Stored items
■ ■ ■ ■ ■ ■ ■

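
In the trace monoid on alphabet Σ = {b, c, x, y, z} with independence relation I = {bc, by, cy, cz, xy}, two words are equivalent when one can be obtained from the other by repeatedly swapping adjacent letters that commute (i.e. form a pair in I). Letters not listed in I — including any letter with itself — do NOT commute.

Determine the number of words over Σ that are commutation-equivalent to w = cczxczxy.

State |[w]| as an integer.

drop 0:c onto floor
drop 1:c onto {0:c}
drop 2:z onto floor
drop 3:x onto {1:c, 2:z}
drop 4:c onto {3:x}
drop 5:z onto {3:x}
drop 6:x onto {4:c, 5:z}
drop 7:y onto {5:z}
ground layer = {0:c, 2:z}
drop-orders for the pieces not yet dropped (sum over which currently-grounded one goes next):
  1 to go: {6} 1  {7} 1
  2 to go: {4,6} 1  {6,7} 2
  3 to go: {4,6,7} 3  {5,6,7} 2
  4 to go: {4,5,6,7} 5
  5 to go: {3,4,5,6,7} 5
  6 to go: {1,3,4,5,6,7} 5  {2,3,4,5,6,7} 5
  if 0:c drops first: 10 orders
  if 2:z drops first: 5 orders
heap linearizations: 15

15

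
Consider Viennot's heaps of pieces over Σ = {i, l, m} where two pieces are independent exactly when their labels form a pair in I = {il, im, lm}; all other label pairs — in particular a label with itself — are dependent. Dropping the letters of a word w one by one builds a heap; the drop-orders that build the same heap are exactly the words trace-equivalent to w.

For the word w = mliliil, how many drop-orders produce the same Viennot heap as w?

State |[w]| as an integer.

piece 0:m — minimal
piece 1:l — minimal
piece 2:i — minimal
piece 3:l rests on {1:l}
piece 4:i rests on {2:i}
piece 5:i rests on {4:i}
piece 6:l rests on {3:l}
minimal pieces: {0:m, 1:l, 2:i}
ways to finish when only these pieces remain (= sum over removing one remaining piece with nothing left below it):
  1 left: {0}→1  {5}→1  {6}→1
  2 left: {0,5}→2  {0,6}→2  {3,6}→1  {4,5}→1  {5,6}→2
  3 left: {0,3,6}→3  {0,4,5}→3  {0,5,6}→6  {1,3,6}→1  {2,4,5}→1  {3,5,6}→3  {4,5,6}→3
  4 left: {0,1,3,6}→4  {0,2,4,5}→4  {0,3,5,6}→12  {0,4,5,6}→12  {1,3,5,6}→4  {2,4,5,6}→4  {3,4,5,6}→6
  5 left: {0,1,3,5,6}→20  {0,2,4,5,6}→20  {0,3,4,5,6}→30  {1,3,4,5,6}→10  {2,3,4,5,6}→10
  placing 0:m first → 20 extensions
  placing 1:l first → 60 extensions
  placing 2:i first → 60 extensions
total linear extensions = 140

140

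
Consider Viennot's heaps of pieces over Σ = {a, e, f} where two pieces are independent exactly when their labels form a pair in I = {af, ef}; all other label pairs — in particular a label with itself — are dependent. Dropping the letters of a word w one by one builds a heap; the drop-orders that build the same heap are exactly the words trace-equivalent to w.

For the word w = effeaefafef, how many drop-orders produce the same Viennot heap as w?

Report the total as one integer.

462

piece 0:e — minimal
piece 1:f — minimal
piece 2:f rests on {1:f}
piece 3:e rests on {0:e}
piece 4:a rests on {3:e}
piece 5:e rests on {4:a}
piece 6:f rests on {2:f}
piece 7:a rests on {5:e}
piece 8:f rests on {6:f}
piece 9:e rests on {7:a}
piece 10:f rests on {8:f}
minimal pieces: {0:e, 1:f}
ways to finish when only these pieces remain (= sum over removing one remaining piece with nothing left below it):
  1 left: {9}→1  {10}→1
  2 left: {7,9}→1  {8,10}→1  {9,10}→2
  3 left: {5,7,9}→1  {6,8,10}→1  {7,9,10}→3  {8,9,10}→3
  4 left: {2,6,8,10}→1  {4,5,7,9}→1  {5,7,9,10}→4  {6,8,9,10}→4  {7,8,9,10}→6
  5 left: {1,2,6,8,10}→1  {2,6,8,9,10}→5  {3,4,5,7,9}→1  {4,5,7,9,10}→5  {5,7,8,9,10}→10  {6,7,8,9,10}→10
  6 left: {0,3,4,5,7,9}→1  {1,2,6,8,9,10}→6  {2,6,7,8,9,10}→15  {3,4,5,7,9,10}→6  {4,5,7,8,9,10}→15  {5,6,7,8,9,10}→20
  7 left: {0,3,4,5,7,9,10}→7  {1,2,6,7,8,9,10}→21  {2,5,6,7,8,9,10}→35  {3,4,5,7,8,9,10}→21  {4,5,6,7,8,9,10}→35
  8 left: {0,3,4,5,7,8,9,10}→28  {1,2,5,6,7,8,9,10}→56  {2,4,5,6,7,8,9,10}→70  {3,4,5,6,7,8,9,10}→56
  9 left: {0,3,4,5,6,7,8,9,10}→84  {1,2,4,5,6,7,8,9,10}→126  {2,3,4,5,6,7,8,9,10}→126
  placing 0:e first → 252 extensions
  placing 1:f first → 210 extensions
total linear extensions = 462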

■ ■ ■ ■ ■ ■ ■

▸ **Exercise goal**
Where in the records above does the word "Consider" appear? Copy each line that holds it.

▸ **Task output**
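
Consider Viennot's heaps of pieces over Σ = {i, l, m} where two pieces are independent exactly when their labels form a pair in I = {il, im, lm}; all other label pairs — in particular a label with itself — are dependent. Dropping the letters of a word w one by one builds a heap; the drop-orders that build the same heap are exactly the words trace-equivalent to w.
Consider Viennot's heaps of pieces over Σ = {a, e, f} where two pieces are independent exactly when their labels form a pair in I = {af, ef}; all other label pairs — in particular a label with itself — are dependent. Dropping the letters of a word w one by one builds a heap; the drop-orders that build the same heap are exactly the words trace-equivalent to w.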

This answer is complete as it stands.